*Stored data*.

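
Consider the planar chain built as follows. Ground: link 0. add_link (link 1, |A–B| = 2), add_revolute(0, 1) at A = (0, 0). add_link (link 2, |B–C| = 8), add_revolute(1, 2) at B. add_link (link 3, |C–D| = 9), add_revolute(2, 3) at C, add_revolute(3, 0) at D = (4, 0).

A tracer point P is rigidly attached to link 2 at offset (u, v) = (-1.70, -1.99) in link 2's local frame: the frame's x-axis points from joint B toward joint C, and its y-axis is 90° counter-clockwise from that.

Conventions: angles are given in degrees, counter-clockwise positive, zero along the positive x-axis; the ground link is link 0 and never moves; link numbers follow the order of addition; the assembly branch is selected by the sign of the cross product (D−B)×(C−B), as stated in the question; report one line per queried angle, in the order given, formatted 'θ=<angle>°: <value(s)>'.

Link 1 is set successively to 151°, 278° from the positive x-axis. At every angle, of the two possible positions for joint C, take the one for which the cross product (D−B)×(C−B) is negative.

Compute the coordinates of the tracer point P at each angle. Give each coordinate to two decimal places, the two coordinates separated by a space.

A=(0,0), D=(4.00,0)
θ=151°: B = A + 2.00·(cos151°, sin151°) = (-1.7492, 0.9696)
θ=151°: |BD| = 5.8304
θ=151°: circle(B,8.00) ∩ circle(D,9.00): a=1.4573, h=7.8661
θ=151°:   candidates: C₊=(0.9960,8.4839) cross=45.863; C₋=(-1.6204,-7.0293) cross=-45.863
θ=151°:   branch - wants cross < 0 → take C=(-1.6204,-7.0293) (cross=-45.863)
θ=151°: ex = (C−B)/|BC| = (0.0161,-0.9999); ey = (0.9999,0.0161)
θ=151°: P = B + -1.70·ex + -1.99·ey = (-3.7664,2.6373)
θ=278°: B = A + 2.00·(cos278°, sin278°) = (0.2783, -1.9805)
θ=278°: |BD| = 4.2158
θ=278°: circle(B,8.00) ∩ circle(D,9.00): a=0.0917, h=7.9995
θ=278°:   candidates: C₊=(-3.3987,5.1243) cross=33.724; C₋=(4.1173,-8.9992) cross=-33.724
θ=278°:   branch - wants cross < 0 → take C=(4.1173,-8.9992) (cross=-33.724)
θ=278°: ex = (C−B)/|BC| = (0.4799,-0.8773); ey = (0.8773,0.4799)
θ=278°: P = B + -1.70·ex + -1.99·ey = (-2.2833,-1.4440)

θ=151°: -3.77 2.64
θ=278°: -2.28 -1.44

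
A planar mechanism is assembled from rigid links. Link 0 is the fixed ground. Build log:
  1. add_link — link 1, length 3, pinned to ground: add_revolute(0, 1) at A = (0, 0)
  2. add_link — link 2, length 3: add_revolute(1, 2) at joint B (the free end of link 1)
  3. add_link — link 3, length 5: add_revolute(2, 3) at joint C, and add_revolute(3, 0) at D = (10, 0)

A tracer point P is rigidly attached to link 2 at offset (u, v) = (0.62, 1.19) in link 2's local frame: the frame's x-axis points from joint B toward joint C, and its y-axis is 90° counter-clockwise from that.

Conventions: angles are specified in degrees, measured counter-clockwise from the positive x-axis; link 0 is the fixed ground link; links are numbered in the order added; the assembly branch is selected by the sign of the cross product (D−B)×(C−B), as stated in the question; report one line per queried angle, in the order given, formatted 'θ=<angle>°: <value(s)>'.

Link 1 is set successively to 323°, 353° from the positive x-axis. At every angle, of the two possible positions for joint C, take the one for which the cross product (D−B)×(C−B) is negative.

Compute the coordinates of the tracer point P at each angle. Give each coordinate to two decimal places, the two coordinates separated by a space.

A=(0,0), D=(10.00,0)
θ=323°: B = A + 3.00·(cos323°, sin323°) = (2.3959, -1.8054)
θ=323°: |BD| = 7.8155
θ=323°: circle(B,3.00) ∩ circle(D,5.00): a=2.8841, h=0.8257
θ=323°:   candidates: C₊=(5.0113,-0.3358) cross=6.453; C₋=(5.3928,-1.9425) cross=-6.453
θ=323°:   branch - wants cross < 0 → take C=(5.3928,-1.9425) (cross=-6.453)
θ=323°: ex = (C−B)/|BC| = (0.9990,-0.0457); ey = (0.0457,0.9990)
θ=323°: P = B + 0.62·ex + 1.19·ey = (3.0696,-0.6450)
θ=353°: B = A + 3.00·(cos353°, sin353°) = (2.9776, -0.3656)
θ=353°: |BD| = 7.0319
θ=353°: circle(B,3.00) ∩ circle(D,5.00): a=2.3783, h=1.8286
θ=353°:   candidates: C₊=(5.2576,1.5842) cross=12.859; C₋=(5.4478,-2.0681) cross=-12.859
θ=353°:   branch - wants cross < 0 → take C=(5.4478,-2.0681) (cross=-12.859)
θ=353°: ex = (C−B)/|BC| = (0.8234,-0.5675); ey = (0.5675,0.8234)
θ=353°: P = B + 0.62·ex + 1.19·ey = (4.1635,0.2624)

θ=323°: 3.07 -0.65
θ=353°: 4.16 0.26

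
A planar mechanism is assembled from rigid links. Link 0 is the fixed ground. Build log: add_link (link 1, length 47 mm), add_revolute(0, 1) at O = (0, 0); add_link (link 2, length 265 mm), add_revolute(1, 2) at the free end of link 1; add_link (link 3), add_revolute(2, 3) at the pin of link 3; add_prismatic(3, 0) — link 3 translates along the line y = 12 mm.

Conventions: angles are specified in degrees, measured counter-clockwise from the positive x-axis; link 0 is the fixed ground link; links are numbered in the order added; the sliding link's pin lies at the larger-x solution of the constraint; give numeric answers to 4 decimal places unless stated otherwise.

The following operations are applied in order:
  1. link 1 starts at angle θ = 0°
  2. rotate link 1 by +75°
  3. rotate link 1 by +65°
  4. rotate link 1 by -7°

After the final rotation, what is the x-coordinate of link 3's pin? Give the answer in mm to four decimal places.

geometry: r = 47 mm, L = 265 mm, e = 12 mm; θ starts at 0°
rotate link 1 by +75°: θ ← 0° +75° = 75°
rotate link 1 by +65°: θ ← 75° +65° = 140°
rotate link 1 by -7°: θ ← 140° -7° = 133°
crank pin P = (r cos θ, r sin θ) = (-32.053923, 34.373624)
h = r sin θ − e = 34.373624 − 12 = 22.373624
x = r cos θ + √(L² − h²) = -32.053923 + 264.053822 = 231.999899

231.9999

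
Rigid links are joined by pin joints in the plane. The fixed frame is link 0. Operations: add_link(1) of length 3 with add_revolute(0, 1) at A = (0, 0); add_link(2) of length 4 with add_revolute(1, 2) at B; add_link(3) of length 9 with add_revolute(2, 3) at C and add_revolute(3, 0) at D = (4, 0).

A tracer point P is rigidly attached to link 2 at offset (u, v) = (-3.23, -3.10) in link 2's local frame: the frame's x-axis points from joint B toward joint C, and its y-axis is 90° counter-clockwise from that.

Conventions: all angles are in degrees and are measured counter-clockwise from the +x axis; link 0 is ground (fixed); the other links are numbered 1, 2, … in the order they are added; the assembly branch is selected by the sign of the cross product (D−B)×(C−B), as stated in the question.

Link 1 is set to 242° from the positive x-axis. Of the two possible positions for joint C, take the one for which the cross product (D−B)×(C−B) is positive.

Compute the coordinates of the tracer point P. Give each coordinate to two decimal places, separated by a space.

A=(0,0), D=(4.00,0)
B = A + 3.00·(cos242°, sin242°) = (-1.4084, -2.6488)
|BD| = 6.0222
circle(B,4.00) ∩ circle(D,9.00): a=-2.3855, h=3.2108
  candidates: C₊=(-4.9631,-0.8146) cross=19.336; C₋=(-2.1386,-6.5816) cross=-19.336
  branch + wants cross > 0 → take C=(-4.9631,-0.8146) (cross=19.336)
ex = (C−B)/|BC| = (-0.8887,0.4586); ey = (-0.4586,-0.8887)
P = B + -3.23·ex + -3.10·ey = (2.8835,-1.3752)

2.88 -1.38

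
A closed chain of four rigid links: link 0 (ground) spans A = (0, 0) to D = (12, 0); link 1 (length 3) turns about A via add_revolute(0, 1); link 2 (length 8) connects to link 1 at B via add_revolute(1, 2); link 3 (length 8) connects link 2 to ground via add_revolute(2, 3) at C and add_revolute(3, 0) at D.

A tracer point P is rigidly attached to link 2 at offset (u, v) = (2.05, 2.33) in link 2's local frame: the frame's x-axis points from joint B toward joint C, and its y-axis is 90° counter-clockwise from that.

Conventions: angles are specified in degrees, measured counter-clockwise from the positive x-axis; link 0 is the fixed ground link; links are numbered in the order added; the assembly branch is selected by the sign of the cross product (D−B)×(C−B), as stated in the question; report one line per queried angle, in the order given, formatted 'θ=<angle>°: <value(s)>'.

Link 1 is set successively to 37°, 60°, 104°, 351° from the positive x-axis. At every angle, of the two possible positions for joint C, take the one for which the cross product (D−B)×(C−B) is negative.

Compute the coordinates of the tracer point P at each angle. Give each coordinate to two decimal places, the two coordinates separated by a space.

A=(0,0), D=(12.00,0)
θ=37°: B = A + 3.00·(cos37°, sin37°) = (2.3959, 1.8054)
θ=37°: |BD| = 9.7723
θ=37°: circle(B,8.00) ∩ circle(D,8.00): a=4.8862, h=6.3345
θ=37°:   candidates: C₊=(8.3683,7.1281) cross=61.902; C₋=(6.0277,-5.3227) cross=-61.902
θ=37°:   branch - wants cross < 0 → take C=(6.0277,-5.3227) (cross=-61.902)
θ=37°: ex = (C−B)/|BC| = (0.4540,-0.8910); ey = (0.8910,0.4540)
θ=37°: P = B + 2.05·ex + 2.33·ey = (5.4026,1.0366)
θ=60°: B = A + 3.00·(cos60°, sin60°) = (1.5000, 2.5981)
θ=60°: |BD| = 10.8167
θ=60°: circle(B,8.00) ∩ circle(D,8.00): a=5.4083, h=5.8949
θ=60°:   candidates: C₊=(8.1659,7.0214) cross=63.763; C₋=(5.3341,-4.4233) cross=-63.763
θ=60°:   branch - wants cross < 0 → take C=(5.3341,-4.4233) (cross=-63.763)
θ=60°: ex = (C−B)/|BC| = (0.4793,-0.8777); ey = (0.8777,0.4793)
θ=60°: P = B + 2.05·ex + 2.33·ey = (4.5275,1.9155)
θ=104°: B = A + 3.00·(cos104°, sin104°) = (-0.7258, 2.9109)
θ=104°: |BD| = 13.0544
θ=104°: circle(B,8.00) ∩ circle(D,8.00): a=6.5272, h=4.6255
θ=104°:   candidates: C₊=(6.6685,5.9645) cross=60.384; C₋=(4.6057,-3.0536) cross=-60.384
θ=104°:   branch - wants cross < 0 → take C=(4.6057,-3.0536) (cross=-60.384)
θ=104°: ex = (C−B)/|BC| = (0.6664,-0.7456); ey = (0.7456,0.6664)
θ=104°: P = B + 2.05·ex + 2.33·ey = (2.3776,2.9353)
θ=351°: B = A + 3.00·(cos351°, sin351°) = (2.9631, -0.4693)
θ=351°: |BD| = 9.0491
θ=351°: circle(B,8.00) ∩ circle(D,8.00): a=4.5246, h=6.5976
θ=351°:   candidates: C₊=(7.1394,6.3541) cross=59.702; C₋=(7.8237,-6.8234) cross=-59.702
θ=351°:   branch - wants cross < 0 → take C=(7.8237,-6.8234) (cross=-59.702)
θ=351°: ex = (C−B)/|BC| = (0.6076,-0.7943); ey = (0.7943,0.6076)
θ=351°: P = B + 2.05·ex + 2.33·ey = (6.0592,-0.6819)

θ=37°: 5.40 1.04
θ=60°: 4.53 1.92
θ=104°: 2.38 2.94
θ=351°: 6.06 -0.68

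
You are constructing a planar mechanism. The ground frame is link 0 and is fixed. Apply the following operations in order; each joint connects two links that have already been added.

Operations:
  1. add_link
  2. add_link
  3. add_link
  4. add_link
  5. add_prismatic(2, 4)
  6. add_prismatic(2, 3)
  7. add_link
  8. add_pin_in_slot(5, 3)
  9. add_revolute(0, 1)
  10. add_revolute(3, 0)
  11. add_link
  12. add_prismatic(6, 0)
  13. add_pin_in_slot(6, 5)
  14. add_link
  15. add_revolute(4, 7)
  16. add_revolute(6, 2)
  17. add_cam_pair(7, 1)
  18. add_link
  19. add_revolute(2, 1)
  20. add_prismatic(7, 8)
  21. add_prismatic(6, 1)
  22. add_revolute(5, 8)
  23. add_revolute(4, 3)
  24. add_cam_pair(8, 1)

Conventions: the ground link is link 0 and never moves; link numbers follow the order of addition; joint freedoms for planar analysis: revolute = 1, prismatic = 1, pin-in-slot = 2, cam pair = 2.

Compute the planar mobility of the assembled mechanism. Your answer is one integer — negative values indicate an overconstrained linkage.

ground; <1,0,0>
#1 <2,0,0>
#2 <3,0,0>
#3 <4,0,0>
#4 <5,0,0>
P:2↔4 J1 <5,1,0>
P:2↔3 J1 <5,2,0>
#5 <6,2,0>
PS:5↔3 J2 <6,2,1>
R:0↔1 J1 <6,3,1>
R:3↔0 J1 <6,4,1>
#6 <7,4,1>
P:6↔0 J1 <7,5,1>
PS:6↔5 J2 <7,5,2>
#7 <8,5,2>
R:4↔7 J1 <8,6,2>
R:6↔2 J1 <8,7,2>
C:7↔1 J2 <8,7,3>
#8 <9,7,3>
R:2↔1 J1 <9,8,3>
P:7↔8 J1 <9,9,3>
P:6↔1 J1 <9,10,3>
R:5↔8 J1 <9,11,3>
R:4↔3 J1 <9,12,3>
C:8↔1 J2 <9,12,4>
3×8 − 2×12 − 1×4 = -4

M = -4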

*Task statement*.
Output the lines above between the one holding "12. add_prismatic(6, 0)" and the one holding "24. add_cam_pair(8, 1)", inclusive, with nothing before or after them.

*Answer to this task*.
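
  12. add_prismatic(6, 0)
  13. add_pin_in_slot(6, 5)
  14. add_link
  15. add_revolute(4, 7)
  16. add_revolute(6, 2)
  17. add_cam_pair(7, 1)
  18. add_link
  19. add_revolute(2, 1)
  20. add_prismatic(7, 8)
  21. add_prismatic(6, 1)
  22. add_revolute(5, 8)
  23. add_revolute(4, 3)
  24. add_cam_pair(8, 1)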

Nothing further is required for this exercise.